• _What the task requires_: Below are the entries to work from; restate word for word the portion that opens with the line containing "The detector is" and closes with the line containing "The causes combine as a noisy-OR: minor", keeping both.

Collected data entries

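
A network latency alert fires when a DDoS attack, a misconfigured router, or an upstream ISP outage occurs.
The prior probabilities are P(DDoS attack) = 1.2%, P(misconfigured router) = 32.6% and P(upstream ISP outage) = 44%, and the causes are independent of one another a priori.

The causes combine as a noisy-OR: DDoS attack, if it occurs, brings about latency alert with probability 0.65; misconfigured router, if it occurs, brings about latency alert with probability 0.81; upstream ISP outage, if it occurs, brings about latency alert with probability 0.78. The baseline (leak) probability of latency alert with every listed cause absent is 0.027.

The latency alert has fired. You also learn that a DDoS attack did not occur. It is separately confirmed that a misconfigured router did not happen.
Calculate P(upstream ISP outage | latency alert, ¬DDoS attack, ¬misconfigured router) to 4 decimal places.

Under noisy-OR, P(latency alert | causes) = 1 − (1−0.027)·∏(1−qᵢ) over the active causes.
By total probability over both values of upstream ISP outage:
  P(latency alert | ¬DDoS attack, ¬misconfigured router) = 0.027·0.56 + 0.78594·0.44
        = 0.015120 + 0.345814 = 0.360934
Configurations with upstream ISP outage contribute 0.345814, so
  P(upstream ISP outage | latency alert, ¬DDoS attack, ¬misconfigured router) = 0.345814 / 0.360934 ≈ 0.9581

P(upstream ISP outage | latency alert, ¬DDoS attack, ¬misconfigured router) ≈ 0.9581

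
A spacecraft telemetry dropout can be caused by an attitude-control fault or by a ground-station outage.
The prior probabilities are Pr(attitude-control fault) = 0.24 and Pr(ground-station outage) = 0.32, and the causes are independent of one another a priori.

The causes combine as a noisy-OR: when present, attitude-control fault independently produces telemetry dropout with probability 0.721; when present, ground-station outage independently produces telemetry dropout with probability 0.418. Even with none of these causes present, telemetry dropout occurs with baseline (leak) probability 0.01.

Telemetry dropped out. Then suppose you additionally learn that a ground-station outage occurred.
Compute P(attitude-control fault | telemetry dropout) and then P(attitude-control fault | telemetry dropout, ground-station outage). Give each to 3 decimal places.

Under noisy-OR, P(telemetry dropout | causes) = 1 − (1−0.01)·∏(1−qᵢ) over the active causes.
Enumerate the 4 (attitude-control fault, ground-station outage) configurations and weight by the priors:
  P(telemetry dropout) = 0.01·0.76·0.68 + 0.42382·0.76·0.32 + 0.72379·0.24·0.68 + 0.839246·0.24·0.32
        = 0.005168 + 0.103073 + 0.118123 + 0.064454 = 0.290818
Keeping only the attitude-control fault-present terms gives 0.182577, so
  P(attitude-control fault | telemetry dropout) = 0.182577 / 0.290818 ≈ 0.628

Now condition on the additional information:
P(telemetry dropout | ground-station outage) = 0.42382×0.76 + 0.839246×0.24 = 0.322103 + 0.201419 = 0.523522
Of this, 0.201419 comes from 0.839246×0.24 (the attitude-control fault=true cases).
Hence the posterior is 0.201419/0.523522 ≈ 0.385.

P(attitude-control fault | telemetry dropout) ≈ 0.628; P(attitude-control fault | telemetry dropout, ground-station outage) ≈ 0.385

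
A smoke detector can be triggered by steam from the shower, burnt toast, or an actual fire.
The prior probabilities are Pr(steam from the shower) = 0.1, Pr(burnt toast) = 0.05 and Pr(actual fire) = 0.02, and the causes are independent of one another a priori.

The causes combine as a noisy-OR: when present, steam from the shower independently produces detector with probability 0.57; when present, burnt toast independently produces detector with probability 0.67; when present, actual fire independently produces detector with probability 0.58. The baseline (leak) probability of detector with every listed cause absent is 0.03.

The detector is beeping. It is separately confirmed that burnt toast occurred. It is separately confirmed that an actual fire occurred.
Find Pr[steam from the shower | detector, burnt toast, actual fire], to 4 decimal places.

Under noisy-OR, P(detector | causes) = 1 − (1−0.03)·∏(1−qᵢ) over the active causes.
Sum P(detector|·) weighted by the priors over both values of steam from the shower:
  P(detector | burnt toast, actual fire) = 0.865558·0.9 + 0.94219·0.1
        = 0.779002 + 0.094219 = 0.873221
Keeping only the steam from the shower-present terms gives 0.094219, so
  P(steam from the shower | detector, burnt toast, actual fire) = 0.094219 / 0.873221 ≈ 0.1079

Pr[steam from the shower | detector, burnt toast, actual fire] ≈ 0.1079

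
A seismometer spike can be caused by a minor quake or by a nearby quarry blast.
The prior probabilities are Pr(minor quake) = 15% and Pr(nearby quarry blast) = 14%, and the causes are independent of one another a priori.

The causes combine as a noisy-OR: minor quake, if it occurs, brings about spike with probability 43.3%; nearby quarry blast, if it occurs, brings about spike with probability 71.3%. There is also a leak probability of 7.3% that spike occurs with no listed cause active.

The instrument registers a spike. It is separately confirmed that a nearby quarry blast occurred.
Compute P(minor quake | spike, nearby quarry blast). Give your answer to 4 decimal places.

Under noisy-OR, P(spike | causes) = 1 − (1−0.073)·∏(1−qᵢ) over the active causes.
P(spike | nearby quarry blast) = 0.733951×0.85 + 0.84915×0.15 = 0.623858 + 0.127372 = 0.751230
Of this, 0.127372 comes from 0.84915×0.15 (the minor quake=true cases).
Hence the posterior is 0.127372/0.751230 ≈ 0.1696.

P(minor quake | spike, nearby quarry blast) ≈ 0.1696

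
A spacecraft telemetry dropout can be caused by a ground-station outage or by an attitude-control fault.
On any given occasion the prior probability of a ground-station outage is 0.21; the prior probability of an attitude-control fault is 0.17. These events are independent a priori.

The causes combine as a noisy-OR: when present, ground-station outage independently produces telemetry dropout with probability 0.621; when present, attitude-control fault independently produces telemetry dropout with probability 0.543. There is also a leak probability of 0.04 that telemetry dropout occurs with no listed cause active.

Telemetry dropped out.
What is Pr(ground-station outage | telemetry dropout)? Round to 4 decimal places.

Under noisy-OR, P(telemetry dropout | causes) = 1 − (1−0.04)·∏(1−qᵢ) over the active causes.
Sum P(telemetry dropout|·) weighted by the priors over the 4 (ground-station outage, attitude-control fault) configurations:
  P(telemetry dropout) = 0.04·0.79·0.83 + 0.56128·0.79·0.17 + 0.63616·0.21·0.83 + 0.833725·0.21·0.17
        = 0.026228 + 0.075380 + 0.110883 + 0.029764 = 0.242255
Keeping only the ground-station outage-present terms gives 0.140647, so
  P(ground-station outage | telemetry dropout) = 0.140647 / 0.242255 ≈ 0.5806

Pr(ground-station outage | telemetry dropout) ≈ 0.5806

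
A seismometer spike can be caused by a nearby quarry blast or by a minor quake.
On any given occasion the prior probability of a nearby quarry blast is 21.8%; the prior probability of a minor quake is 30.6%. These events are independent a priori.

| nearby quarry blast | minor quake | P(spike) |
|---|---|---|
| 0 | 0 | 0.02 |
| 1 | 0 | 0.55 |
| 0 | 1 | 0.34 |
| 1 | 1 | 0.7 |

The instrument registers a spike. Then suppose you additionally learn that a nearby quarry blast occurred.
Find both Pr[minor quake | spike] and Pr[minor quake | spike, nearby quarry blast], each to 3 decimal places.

Weight on minor quake=true, given the evidence: 0.081359 + 0.046696 = 0.128055
Normalizer over all consistent configurations: 0.02*0.782*0.694 + 0.34*0.782*0.306 + 0.55*0.218*0.694 + 0.7*0.218*0.306 = 0.222120
Posterior = 0.128055 / 0.222120 ≈ 0.577

Now condition on the additional information:
P(spike | nearby quarry blast) = 0.55×0.694 + 0.7×0.306 = 0.381700 + 0.214200 = 0.595900
Restricting to configurations with minor quake present: 0.7×0.306 = 0.214200.
Hence the posterior is 0.214200/0.595900 ≈ 0.359.
Conditioning on nearby quarry blast lowers the posterior on minor quake: the classic explaining-away effect in a common-effect structure.

Pr[minor quake | spike] ≈ 0.577; Pr[minor quake | spike, nearby quarry blast] ≈ 0.359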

• _Response to the task_:
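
The detector is beeping. It is separately confirmed that burnt toast occurred. It is separately confirmed that an actual fire occurred.
Find Pr[steam from the shower | detector, burnt toast, actual fire], to 4 decimal places.

Under noisy-OR, P(detector | causes) = 1 − (1−0.03)·∏(1−qᵢ) over the active causes.
Sum P(detector|·) weighted by the priors over both values of steam from the shower:
  P(detector | burnt toast, actual fire) = 0.865558·0.9 + 0.94219·0.1
        = 0.779002 + 0.094219 = 0.873221
Keeping only the steam from the shower-present terms gives 0.094219, so
  P(steam from the shower | detector, burnt toast, actual fire) = 0.094219 / 0.873221 ≈ 0.1079

Pr[steam from the shower | detector, burnt toast, actual fire] ≈ 0.1079

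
A seismometer spike can be caused by a minor quake or by a nearby quarry blast.
The prior probabilities are Pr(minor quake) = 15% and Pr(nearby quarry blast) = 14%, and the causes are independent of one another a priori.

The causes combine as a noisy-OR: minor quake, if it occurs, brings about spike with probability 43.3%; nearby quarry blast, if it occurs, brings about spike with probability 71.3%. There is also a leak probability of 7.3% that spike occurs with no listed cause active.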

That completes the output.